*DATA PROVIDED:*
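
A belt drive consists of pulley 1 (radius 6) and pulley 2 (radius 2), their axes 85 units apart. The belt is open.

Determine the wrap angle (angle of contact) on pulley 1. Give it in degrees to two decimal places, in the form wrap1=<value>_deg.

open belt: β = asin((r2−r1)/C) = asin(-4/85) = -2.6973°
wrap1 = π − 2β = 185.3945°
wrap2 = π + 2β = 174.6055°

wrap1=185.39_deg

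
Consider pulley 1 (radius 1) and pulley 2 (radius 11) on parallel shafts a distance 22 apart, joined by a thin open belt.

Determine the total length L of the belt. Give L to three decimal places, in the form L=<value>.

L=86.328

open belt: β = asin((r2−r1)/C) = asin(10/22) = 27.0357°
wrap1 = π − 2β = 125.9286°
wrap2 = π + 2β = 234.0714°
tangent length = C·cosβ = 19.5959
L = r1·wrap1 + r2·wrap2 + 2·C·cosβ = 1·2.1979 + 11·4.0853 + 2·19.5959 = 86.3282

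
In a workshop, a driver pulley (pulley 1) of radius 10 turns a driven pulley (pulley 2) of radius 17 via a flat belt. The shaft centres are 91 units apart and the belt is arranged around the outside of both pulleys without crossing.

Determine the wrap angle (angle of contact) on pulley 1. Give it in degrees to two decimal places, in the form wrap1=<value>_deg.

open belt: β = asin((r2−r1)/C) = asin(7/91) = 4.4117°
wrap1 = π − 2β = 171.1765°
wrap2 = π + 2β = 188.8235°

wrap1=171.18_deg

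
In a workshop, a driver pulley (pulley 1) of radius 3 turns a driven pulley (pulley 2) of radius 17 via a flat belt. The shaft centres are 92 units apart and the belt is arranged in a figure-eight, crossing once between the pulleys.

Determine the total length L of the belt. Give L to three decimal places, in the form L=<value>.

crossed belt: β = asin((r1+r2)/C) = asin(20/92) = 12.5559°
wrap1 = wrap2 = π + 2β = 205.1117°
tangent length = C·cosβ = 89.7998
L = (r1+r2)·wrap + 2·C·cosβ = 20·3.5799 + 2·89.7998 = 251.1970

L=251.197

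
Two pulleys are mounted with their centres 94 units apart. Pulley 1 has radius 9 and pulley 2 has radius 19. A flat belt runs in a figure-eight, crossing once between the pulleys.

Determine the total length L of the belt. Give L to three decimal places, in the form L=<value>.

L=284.368

crossed belt: β = asin((r1+r2)/C) = asin(28/94) = 17.3299°
wrap1 = wrap2 = π + 2β = 214.6597°
tangent length = C·cosβ = 89.7329
L = (r1+r2)·wrap + 2·C·cosβ = 28·3.7465 + 2·89.7329 = 284.3684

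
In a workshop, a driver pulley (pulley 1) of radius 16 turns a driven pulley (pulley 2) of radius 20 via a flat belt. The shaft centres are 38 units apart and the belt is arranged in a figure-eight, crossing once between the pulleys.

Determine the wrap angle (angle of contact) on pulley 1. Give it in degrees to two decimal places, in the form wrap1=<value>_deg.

crossed belt: β = asin((r1+r2)/C) = asin(36/38) = 71.3283°
wrap1 = wrap2 = π + 2β = 322.6566°

wrap1=322.66_deg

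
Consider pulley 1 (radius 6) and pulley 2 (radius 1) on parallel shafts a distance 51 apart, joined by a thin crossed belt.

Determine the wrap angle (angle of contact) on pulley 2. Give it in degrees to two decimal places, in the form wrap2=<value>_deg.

wrap2=195.78_deg

crossed belt: β = asin((r1+r2)/C) = asin(7/51) = 7.8890°
wrap1 = wrap2 = π + 2β = 195.7781°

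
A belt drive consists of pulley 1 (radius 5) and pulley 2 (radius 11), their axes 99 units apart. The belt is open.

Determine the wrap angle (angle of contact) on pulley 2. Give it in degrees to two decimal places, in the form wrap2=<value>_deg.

open belt: β = asin((r2−r1)/C) = asin(6/99) = 3.4746°
wrap1 = π − 2β = 173.0508°
wrap2 = π + 2β = 186.9492°

wrap2=186.95_deg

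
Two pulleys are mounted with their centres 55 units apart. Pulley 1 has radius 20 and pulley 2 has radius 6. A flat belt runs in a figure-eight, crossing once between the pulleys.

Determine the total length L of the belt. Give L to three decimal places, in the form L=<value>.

L=204.218

crossed belt: β = asin((r1+r2)/C) = asin(26/55) = 28.2115°
wrap1 = wrap2 = π + 2β = 236.4230°
tangent length = C·cosβ = 48.4665
L = (r1+r2)·wrap + 2·C·cosβ = 26·4.1264 + 2·48.4665 = 204.2183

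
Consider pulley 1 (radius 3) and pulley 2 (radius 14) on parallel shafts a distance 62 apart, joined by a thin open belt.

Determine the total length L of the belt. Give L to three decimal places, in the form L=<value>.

open belt: β = asin((r2−r1)/C) = asin(11/62) = 10.2195°
wrap1 = π − 2β = 159.5610°
wrap2 = π + 2β = 200.4390°
tangent length = C·cosβ = 61.0164
L = r1·wrap1 + r2·wrap2 + 2·C·cosβ = 3·2.7849 + 14·3.4983 + 2·61.0164 = 179.3639

L=179.364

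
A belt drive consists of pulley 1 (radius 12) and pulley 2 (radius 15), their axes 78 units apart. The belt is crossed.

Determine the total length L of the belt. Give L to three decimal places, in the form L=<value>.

L=250.266

crossed belt: β = asin((r1+r2)/C) = asin(27/78) = 20.2522°
wrap1 = wrap2 = π + 2β = 220.5045°
tangent length = C·cosβ = 73.1779
L = (r1+r2)·wrap + 2·C·cosβ = 27·3.8485 + 2·73.1779 = 250.2660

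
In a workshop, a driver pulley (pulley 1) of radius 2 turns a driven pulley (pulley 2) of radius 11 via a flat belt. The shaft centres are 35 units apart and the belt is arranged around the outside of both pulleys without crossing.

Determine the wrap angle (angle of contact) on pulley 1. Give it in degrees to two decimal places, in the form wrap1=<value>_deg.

open belt: β = asin((r2−r1)/C) = asin(9/35) = 14.9006°
wrap1 = π − 2β = 150.1988°
wrap2 = π + 2β = 209.8012°

wrap1=150.20_deg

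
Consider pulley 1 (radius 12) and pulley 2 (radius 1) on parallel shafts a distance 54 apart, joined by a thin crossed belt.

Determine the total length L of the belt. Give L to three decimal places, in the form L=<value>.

crossed belt: β = asin((r1+r2)/C) = asin(13/54) = 13.9303°
wrap1 = wrap2 = π + 2β = 207.8605°
tangent length = C·cosβ = 52.4118
L = (r1+r2)·wrap + 2·C·cosβ = 13·3.6279 + 2·52.4118 = 151.9857

L=151.986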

*WHAT YOU SHOULD DO:*
Reproducing the whole listing above is not the task. Copy exactly only the lines from the one with "A belt drive consists of pulley 1 (radius 12)" to the one with "In a workshop, a driver pulley (pulley 1) of radius 2", both kept.

*RESPONSE TO THIS TASK:*
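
A belt drive consists of pulley 1 (radius 12) and pulley 2 (radius 15), their axes 78 units apart. The belt is crossed.

Determine the total length L of the belt. Give L to three decimal places, in the form L=<value>.

L=250.266

crossed belt: β = asin((r1+r2)/C) = asin(27/78) = 20.2522°
wrap1 = wrap2 = π + 2β = 220.5045°
tangent length = C·cosβ = 73.1779
L = (r1+r2)·wrap + 2·C·cosβ = 27·3.8485 + 2·73.1779 = 250.2660

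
In a workshop, a driver pulley (pulley 1) of radius 2 turns a driven pulley (pulley 2) of radius 11 via a flat belt. The shaft centres are 35 units apart and the belt is arranged around the outside of both pulleys without crossing.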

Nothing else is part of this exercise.